_Work order_: Using the material below, return exactly the lines between the one holding "ΔH°c[H2(g)] = -68.3 kcal/mol" and the one holding "2 C(s) + 2 H2(g)", inclusive, and no others.

_Task input_:
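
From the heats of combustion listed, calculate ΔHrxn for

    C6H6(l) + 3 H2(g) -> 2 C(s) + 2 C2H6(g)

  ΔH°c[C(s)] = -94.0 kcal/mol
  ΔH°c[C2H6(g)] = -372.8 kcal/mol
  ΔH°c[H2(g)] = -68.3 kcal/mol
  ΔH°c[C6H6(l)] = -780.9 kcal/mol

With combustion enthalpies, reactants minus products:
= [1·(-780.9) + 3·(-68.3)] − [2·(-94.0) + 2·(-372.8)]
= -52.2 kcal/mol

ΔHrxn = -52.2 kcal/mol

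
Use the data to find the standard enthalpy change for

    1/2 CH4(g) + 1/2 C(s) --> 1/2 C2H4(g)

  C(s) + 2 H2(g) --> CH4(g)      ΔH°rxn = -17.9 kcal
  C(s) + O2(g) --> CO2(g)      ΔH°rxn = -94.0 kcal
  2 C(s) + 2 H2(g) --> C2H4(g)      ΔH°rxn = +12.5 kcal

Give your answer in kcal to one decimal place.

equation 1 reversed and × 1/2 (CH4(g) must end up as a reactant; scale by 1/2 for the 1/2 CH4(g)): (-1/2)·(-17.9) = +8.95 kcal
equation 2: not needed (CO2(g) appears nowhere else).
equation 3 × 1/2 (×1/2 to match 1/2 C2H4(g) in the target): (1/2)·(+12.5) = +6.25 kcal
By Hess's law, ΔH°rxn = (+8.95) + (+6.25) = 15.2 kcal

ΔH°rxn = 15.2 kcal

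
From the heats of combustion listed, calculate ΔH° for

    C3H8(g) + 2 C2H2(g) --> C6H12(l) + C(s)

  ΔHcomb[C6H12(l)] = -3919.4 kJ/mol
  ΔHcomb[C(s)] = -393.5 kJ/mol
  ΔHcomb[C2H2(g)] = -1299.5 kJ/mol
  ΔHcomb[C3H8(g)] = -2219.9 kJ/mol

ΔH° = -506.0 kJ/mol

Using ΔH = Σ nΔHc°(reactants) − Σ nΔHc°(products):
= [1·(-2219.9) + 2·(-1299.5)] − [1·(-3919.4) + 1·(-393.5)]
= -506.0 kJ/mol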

_The answer_:
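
  ΔH°c[H2(g)] = -68.3 kcal/mol
  ΔH°c[C6H6(l)] = -780.9 kcal/mol

With combustion enthalpies, reactants minus products:
= [1·(-780.9) + 3·(-68.3)] − [2·(-94.0) + 2·(-372.8)]
= -52.2 kcal/mol

ΔHrxn = -52.2 kcal/mol

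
Use the data to find the standard enthalpy change for

    1/2 CH4(g) + 1/2 C(s) --> 1/2 C2H4(g)

  C(s) + 2 H2(g) --> CH4(g)      ΔH°rxn = -17.9 kcal
  C(s) + O2(g) --> CO2(g)      ΔH°rxn = -94.0 kcal
  2 C(s) + 2 H2(g) --> C2H4(g)      ΔH°rxn = +12.5 kcal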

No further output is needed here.